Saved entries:

▬▬▬▬▬▬▬▬▬▬

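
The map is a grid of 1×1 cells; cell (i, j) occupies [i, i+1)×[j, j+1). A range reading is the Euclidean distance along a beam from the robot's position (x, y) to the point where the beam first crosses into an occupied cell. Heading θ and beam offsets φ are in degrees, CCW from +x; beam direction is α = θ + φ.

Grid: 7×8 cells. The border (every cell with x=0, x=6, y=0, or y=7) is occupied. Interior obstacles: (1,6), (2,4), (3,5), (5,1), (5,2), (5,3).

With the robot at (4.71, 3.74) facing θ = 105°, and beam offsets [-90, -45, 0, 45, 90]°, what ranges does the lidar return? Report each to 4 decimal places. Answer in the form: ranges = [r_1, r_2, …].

beam 1: φ=-90°, α=15°
  direction (0.9659, 0.2588); cell (4,3); t to first gridline: x 0.3002, y 1.0046 (then +1.0353 / +3.8637)
    (5,3) via x @ 0.3002  # hit
  → r_1 = 0.3002
beam 2: φ=-45°, α=60°
  direction (0.5000, 0.8660); cell (4,3); t to first gridline: x 0.5800, y 0.3002 (then +2.0000 / +1.1547)
    (4,4) via y @ 0.3002
    (5,4) via x @ 0.5800
    (5,5) via y @ 1.4549
    (6,5) via x @ 2.5800  # hit
  → r_2 = 2.5800
beam 3: φ=0°, α=105°
  direction (-0.2588, 0.9659); cell (4,3); t to first gridline: x 2.7432, y 0.2692 (then +3.8637 / +1.0353)
    (4,4) via y @ 0.2692
    (4,5) via y @ 1.3044
    (4,6) via y @ 2.3397
    (3,6) via x @ 2.7432
    (3,7) via y @ 3.3750  # hit
  → r_3 = 3.3750
beam 4: φ=45°, α=150°
  direction (-0.8660, 0.5000); cell (4,3); t to first gridline: x 0.8198, y 0.5200 (then +1.1547 / +2.0000)
    (4,4) via y @ 0.5200
    (3,4) via x @ 0.8198
    (2,4) via x @ 1.9745  # hit
  → r_4 = 1.9745
beam 5: φ=90°, α=195°
  direction (-0.9659, -0.2588); cell (4,3); t to first gridline: x 0.7350, y 2.8591 (then +1.0353 / +3.8637)
    (3,3) via x @ 0.7350
    (2,3) via x @ 1.7703
    (1,3) via x @ 2.8056
    (1,2) via y @ 2.8591
    (0,2) via x @ 3.8409  # hit
  → r_5 = 3.8409

ranges = [0.3002, 2.5800, 3.3750, 1.9745, 3.8409]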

▬▬▬▬▬▬▬▬▬▬

**REQUIRED ACTION**: Please return exactly the lines that run from the line with "With the robot" through the end of the records above, both included, and nothing more.

**YOUR RESPONSE**:
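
With the robot at (4.71, 3.74) facing θ = 105°, and beam offsets [-90, -45, 0, 45, 90]°, what ranges does the lidar return? Report each to 4 decimal places. Answer in the form: ranges = [r_1, r_2, …].

beam 1: φ=-90°, α=15°
  direction (0.9659, 0.2588); cell (4,3); t to first gridline: x 0.3002, y 1.0046 (then +1.0353 / +3.8637)
    (5,3) via x @ 0.3002  # hit
  → r_1 = 0.3002
beam 2: φ=-45°, α=60°
  direction (0.5000, 0.8660); cell (4,3); t to first gridline: x 0.5800, y 0.3002 (then +2.0000 / +1.1547)
    (4,4) via y @ 0.3002
    (5,4) via x @ 0.5800
    (5,5) via y @ 1.4549
    (6,5) via x @ 2.5800  # hit
  → r_2 = 2.5800
beam 3: φ=0°, α=105°
  direction (-0.2588, 0.9659); cell (4,3); t to first gridline: x 2.7432, y 0.2692 (then +3.8637 / +1.0353)
    (4,4) via y @ 0.2692
    (4,5) via y @ 1.3044
    (4,6) via y @ 2.3397
    (3,6) via x @ 2.7432
    (3,7) via y @ 3.3750  # hit
  → r_3 = 3.3750
beam 4: φ=45°, α=150°
  direction (-0.8660, 0.5000); cell (4,3); t to first gridline: x 0.8198, y 0.5200 (then +1.1547 / +2.0000)
    (4,4) via y @ 0.5200
    (3,4) via x @ 0.8198
    (2,4) via x @ 1.9745  # hit
  → r_4 = 1.9745
beam 5: φ=90°, α=195°
  direction (-0.9659, -0.2588); cell (4,3); t to first gridline: x 0.7350, y 2.8591 (then +1.0353 / +3.8637)
    (3,3) via x @ 0.7350
    (2,3) via x @ 1.7703
    (1,3) via x @ 2.8056
    (1,2) via y @ 2.8591
    (0,2) via x @ 3.8409  # hit
  → r_5 = 3.8409

ranges = [0.3002, 2.5800, 3.3750, 1.9745, 3.8409]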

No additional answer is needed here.